> [WORK ITEM] Please restate every record below word for word.

(Stored records)
#####
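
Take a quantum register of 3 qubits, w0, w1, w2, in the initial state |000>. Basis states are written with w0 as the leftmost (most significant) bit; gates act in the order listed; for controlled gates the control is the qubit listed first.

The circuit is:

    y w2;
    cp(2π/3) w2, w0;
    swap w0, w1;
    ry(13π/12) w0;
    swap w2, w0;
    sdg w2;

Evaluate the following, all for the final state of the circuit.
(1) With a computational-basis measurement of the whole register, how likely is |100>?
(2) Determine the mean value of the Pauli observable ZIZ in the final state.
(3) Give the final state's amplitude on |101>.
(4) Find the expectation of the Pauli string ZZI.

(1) The probability of measuring |100> is -sqrt(6)/8 - sqrt(2)/8 + 1/2.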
#####
> [RESULT OF THE TASK]
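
Take a quantum register of 3 qubits, w0, w1, w2, in the initial state |000>. Basis states are written with w0 as the leftmost (most significant) bit; gates act in the order listed; for controlled gates the control is the qubit listed first.

The circuit is:

    y w2;
    cp(2π/3) w2, w0;
    swap w0, w1;
    ry(13π/12) w0;
    swap w2, w0;
    sdg w2;

Evaluate the following, all for the final state of the circuit.
(1) With a computational-basis measurement of the whole register, how likely is |100>?
(2) Determine the mean value of the Pauli observable ZIZ in the final state.
(3) Give the final state's amplitude on |101>.
(4) Find the expectation of the Pauli string ZZI.

(1) The probability of measuring |100> is -sqrt(6)/8 - sqrt(2)/8 + 1/2.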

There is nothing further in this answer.